= Beginning of Section =

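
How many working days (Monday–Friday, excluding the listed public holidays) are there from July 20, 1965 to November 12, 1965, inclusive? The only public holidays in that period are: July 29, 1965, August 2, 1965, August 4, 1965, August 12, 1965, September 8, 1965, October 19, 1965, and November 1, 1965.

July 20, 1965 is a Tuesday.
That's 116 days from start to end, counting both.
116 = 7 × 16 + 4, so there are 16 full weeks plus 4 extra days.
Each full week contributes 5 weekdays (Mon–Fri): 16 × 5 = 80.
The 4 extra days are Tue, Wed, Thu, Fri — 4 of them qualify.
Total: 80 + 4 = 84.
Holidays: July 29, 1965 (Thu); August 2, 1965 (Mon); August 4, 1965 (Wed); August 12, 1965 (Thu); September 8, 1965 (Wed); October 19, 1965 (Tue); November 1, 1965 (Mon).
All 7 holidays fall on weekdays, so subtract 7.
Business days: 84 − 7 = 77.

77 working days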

= End of Section =

Problem to work on:
Every entry above needs to be written out again exactly.

Answer for this exercise:
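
How many working days (Monday–Friday, excluding the listed public holidays) are there from July 20, 1965 to November 12, 1965, inclusive? The only public holidays in that period are: July 29, 1965, August 2, 1965, August 4, 1965, August 12, 1965, September 8, 1965, October 19, 1965, and November 1, 1965.

July 20, 1965 is a Tuesday.
That's 116 days from start to end, counting both.
116 = 7 × 16 + 4, so there are 16 full weeks plus 4 extra days.
Each full week contributes 5 weekdays (Mon–Fri): 16 × 5 = 80.
The 4 extra days are Tue, Wed, Thu, Fri — 4 of them qualify.
Total: 80 + 4 = 84.
Holidays: July 29, 1965 (Thu); August 2, 1965 (Mon); August 4, 1965 (Wed); August 12, 1965 (Thu); September 8, 1965 (Wed); October 19, 1965 (Tue); November 1, 1965 (Mon).
All 7 holidays fall on weekdays, so subtract 7.
Business days: 84 − 7 = 77.

77 working days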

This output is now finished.